AVAILABLE DATA.
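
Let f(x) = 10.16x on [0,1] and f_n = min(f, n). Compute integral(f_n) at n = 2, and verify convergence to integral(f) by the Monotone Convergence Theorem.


f(x) = 10.16x on [0,1]; f_n(x) = min(10.16x, n). At n = 2:
Step 1: f(x) reaches 2 at x = 2/10.16 = 0.19685
Step 2: integral(f_2) = integral(10.16x, 0, 0.19685) + integral(2, 0.19685, 1)
       = 10.16*0.19685^2/2 + 2*(1 - 0.19685)
       = 0.19685 + 1.606299
       = 1.80315
Step 3: As n -> infinity, f_n increases to f, so by MCT integral(f_n) -> integral(f) = 10.16/2 = 5.08.
Convergence: integral(f_2) = 1.80315 -> 5.08 as n -> infinity


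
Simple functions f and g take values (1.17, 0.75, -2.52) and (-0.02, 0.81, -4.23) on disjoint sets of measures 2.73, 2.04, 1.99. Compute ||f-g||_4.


Step 1: Compute differences f_i - g_i:
  1.17 - -0.02 = 1.19
  0.75 - 0.81 = -0.06
  -2.52 - -4.23 = 1.71
Step 2: Compute |diff|^4 * measure for each set:
  |1.19|^4 * 2.73 = 2.005339 * 2.73 = 5.474576
  |-0.06|^4 * 2.04 = 1.296000e-05 * 2.04 = 2.643840e-05
  |1.71|^4 * 1.99 = 8.550361 * 1.99 = 17.015218
Step 3: Sum = 22.48982
Step 4: ||f-g||_4 = (22.48982)^(1/4) = 2.177692


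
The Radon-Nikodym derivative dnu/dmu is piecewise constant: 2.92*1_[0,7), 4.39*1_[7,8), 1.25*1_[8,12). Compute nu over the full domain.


Integrate each piece of the Radon-Nikodym derivative:
Step 1: integral_0^7 2.92 dx = 2.92*(7-0) = 2.92*7 = 20.44
Step 2: integral_7^8 4.39 dx = 4.39*(8-7) = 4.39*1 = 4.39
Step 3: integral_8^12 1.25 dx = 1.25*(12-8) = 1.25*4 = 5
Total: 20.44 + 4.39 + 5 = 29.83


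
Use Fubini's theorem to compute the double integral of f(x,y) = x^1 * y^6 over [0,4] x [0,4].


By Fubini's theorem, the double integral factors as a product of single integrals:
Step 1: integral_0^4 x^1 dx = [x^2/2] from 0 to 4
     = 4^2/2 = 8
Step 2: integral_0^4 y^6 dy = [y^7/7] from 0 to 4
     = 4^7/7 = 2340.571429
Step 3: Double integral = 8 * 2340.571429 = 18724.571429


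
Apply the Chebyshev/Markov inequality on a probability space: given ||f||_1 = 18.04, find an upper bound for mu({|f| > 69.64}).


Chebyshev/Markov inequality: mu(|f| > eps) <= (||f||_p / eps)^p
Step 1: ||f||_1 / eps = 18.04 / 69.64 = 0.259047
Step 2: Raise to power p = 1:
  (0.259047)^1 = 0.259047
Step 3: Therefore mu(|f| > 69.64) <= 0.259047


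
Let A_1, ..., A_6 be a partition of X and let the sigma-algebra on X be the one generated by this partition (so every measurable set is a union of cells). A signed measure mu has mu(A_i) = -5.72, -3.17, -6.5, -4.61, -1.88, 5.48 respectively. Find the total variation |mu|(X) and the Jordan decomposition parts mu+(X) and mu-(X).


Step 1: Every measurable set is a union of atoms (the cells / points), so a Hahn decomposition is
  obtained by grouping atoms by sign: P = union of atoms with mu > 0, N = union of the remaining atoms.
  Atoms in P (indices): 6;  atoms in N (indices): 1, 2, 3, 4, 5
  Positive values: 5.48
  Negative values: -5.72, -3.17, -6.5, -4.61, -1.88
Step 2: mu+(X) = mu(P) = sum of positive atom values = 5.48
Step 3: mu-(X) = -mu(N) = sum of |negative atom values| = 21.88
Step 4: |mu|(X) = mu+(X) + mu-(X) = 5.48 + 21.88 = 27.36


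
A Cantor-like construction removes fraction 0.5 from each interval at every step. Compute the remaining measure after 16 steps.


Step 1: At each step, fraction remaining = 1 - 0.5 = 0.5
Step 2: After 16 steps, measure = (0.5)^16
Result = 1.525879e-05


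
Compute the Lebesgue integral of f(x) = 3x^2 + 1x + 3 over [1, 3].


The Lebesgue integral of a Riemann-integrable function agrees with the Riemann integral.
Antiderivative F(x) = (3/3)x^3 + (1/2)x^2 + 3x
F(3) = (3/3)*3^3 + (1/2)*3^2 + 3*3
     = (3/3)*27 + (1/2)*9 + 3*3
     = 27 + 4.5 + 9
     = 40.5
F(1) = 4.5
Integral = F(3) - F(1) = 40.5 - 4.5 = 36


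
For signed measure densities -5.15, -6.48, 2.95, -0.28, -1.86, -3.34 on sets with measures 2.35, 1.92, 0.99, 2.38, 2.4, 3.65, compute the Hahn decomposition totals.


Step 1: Compute signed measure on each set:
  Set 1: -5.15 * 2.35 = -12.1025
  Set 2: -6.48 * 1.92 = -12.4416
  Set 3: 2.95 * 0.99 = 2.9205
  Set 4: -0.28 * 2.38 = -0.6664
  Set 5: -1.86 * 2.4 = -4.464
  Set 6: -3.34 * 3.65 = -12.191
Step 2: Total signed measure = (-12.1025) + (-12.4416) + (2.9205) + (-0.6664) + (-4.464) + (-12.191)
     = -38.945
Step 3: Positive part mu+(X) = sum of positive contributions = 2.9205
Step 4: Negative part mu-(X) = |sum of negative contributions| = 41.8655


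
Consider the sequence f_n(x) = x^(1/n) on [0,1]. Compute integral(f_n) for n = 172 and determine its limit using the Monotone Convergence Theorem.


At n = 172: f_172(x) = x^(1/172).
Step 1: integral(x^(1/172), 0, 1) = [x^(1/172+1) / (1/172+1)] from 0 to 1
     = 1 / (1/172 + 1) = 1 / ((172+1)/172) = 172/(172+1)
     = 172/173 = 0.99422
Step 2: As n -> infinity, f_n(x) = x^(1/n) -> 1 for x in (0,1], and f_n is increasing in n.
By MCT, lim_n integral(f_n) = integral(lim_n f_n) = integral(1, 0, 1) = 1.
Step 3: Verify convergence: 172/173 = 0.99422 -> 1


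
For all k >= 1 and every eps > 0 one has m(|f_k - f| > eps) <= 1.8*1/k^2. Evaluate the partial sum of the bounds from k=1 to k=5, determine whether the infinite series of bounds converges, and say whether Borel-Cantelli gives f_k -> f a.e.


Step 1: List the terms 1.8*1/k^2 for k = 1 to 5:
  k=1: 1.8
  k=2: 0.45
  k=3: 0.2
  k=4: 0.1125
  k=5: 0.072
Step 2: Partial sum = 1.8 + 0.45 + 0.2 + 0.1125 + 0.072
     = 2.6345
Step 3: The full series sum_(k>=1) 1.8*1/k^2 converges (p-series with p = 2 > 1; a constant multiple of a convergent series converges).
Step 4: Fix eps > 0. Since sum_k m(|f_k - f| > eps) < infinity, the Borel-Cantelli lemma gives
        m(limsup_k {|f_k - f| > eps}) = 0, i.e. for a.e. x, |f_k(x) - f(x)| <= eps for all large k.
        Applying this with eps = 1/j for j = 1, 2, ... and intersecting the countably many full-measure sets,
        for a.e. x we get limsup_k |f_k(x) - f(x)| <= 1/j for every j, hence f_k -> f almost everywhere.
Conclusion: series converges; Borel-Cantelli yields f_k -> f a.e.


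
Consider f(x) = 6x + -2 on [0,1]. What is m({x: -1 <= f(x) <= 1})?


f^(-1)([-1, 1]) = {x : -1 <= 6x + -2 <= 1}
Solving: (-1 - -2)/6 <= x <= (1 - -2)/6
= [0.166667, 0.5]
Intersecting with [0,1]: [0.166667, 0.5]
Measure = 0.5 - 0.166667 = 0.333333


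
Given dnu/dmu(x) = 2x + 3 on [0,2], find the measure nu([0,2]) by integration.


nu(A) = integral_A (dnu/dmu) dmu = integral_0^2 (2x + 3) dx
Step 1: Antiderivative F(x) = (2/2)x^2 + 3x
Step 2: F(2) = (2/2)*2^2 + 3*2 = 4 + 6 = 10
Step 3: F(0) = (2/2)*0^2 + 3*0 = 0.0 + 0 = 0.0
Step 4: nu([0,2]) = F(2) - F(0) = 10 - 0.0 = 10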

EXERCISE OBJECTIVE. Starting with the line that holds "Consider f(x) = 6x", copy each remaining line of the listing above exactly, through the last one.

SOLUTION BELOW.
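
Consider f(x) = 6x + -2 on [0,1]. What is m({x: -1 <= f(x) <= 1})?


f^(-1)([-1, 1]) = {x : -1 <= 6x + -2 <= 1}
Solving: (-1 - -2)/6 <= x <= (1 - -2)/6
= [0.166667, 0.5]
Intersecting with [0,1]: [0.166667, 0.5]
Measure = 0.5 - 0.166667 = 0.333333


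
Given dnu/dmu(x) = 2x + 3 on [0,2], find the measure nu([0,2]) by integration.


nu(A) = integral_A (dnu/dmu) dmu = integral_0^2 (2x + 3) dx
Step 1: Antiderivative F(x) = (2/2)x^2 + 3x
Step 2: F(2) = (2/2)*2^2 + 3*2 = 4 + 6 = 10
Step 3: F(0) = (2/2)*0^2 + 3*0 = 0.0 + 0 = 0.0
Step 4: nu([0,2]) = F(2) - F(0) = 10 - 0.0 = 10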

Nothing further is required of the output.